**Required work**
Word for word, restate the records that appear below.

(Data items)
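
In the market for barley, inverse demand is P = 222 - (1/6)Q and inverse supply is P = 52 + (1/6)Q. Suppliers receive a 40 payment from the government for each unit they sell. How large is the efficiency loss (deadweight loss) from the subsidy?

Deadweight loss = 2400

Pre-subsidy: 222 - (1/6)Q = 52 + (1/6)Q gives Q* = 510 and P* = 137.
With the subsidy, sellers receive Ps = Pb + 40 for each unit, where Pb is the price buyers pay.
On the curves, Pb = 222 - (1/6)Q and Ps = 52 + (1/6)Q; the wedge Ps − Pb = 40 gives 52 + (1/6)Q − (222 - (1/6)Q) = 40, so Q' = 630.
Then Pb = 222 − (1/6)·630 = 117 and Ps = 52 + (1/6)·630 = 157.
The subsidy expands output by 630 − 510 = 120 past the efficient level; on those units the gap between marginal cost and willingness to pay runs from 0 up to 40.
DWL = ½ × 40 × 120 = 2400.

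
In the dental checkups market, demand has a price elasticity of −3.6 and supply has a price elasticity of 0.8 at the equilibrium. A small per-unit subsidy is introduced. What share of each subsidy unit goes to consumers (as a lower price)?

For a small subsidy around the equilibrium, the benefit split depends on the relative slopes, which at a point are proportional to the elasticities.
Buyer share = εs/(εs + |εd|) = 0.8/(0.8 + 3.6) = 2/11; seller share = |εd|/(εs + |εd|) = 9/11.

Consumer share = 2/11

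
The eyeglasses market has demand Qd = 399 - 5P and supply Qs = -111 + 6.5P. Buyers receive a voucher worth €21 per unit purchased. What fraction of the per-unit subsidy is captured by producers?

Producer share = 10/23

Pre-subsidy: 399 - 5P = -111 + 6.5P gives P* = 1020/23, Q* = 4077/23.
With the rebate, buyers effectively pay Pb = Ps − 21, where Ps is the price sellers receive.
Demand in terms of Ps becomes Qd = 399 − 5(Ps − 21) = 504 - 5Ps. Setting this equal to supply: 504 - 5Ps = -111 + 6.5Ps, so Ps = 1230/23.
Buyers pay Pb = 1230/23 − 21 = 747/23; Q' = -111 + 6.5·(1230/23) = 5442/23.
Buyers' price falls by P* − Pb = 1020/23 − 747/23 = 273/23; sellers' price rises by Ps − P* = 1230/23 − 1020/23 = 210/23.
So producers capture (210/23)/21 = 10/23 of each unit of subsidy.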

**Problem solution**
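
In the market for barley, inverse demand is P = 222 - (1/6)Q and inverse supply is P = 52 + (1/6)Q. Suppliers receive a 40 payment from the government for each unit they sell. How large is the efficiency loss (deadweight loss) from the subsidy?

Deadweight loss = 2400

Pre-subsidy: 222 - (1/6)Q = 52 + (1/6)Q gives Q* = 510 and P* = 137.
With the subsidy, sellers receive Ps = Pb + 40 for each unit, where Pb is the price buyers pay.
On the curves, Pb = 222 - (1/6)Q and Ps = 52 + (1/6)Q; the wedge Ps − Pb = 40 gives 52 + (1/6)Q − (222 - (1/6)Q) = 40, so Q' = 630.
Then Pb = 222 − (1/6)·630 = 117 and Ps = 52 + (1/6)·630 = 157.
The subsidy expands output by 630 − 510 = 120 past the efficient level; on those units the gap between marginal cost and willingness to pay runs from 0 up to 40.
DWL = ½ × 40 × 120 = 2400.

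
In the dental checkups market, demand has a price elasticity of −3.6 and supply has a price elasticity of 0.8 at the equilibrium. A small per-unit subsidy is introduced. What share of each subsidy unit goes to consumers (as a lower price)?

For a small subsidy around the equilibrium, the benefit split depends on the relative slopes, which at a point are proportional to the elasticities.
Buyer share = εs/(εs + |εd|) = 0.8/(0.8 + 3.6) = 2/11; seller share = |εd|/(εs + |εd|) = 9/11.

Consumer share = 2/11

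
The eyeglasses market has demand Qd = 399 - 5P and supply Qs = -111 + 6.5P. Buyers receive a voucher worth €21 per unit purchased. What fraction of the per-unit subsidy is captured by producers?

Producer share = 10/23

Pre-subsidy: 399 - 5P = -111 + 6.5P gives P* = 1020/23, Q* = 4077/23.
With the rebate, buyers effectively pay Pb = Ps − 21, where Ps is the price sellers receive.
Demand in terms of Ps becomes Qd = 399 − 5(Ps − 21) = 504 - 5Ps. Setting this equal to supply: 504 - 5Ps = -111 + 6.5Ps, so Ps = 1230/23.
Buyers pay Pb = 1230/23 − 21 = 747/23; Q' = -111 + 6.5·(1230/23) = 5442/23.
Buyers' price falls by P* − Pb = 1020/23 − 747/23 = 273/23; sellers' price rises by Ps − P* = 1230/23 − 1020/23 = 210/23.
So producers capture (210/23)/21 = 10/23 of each unit of subsidy.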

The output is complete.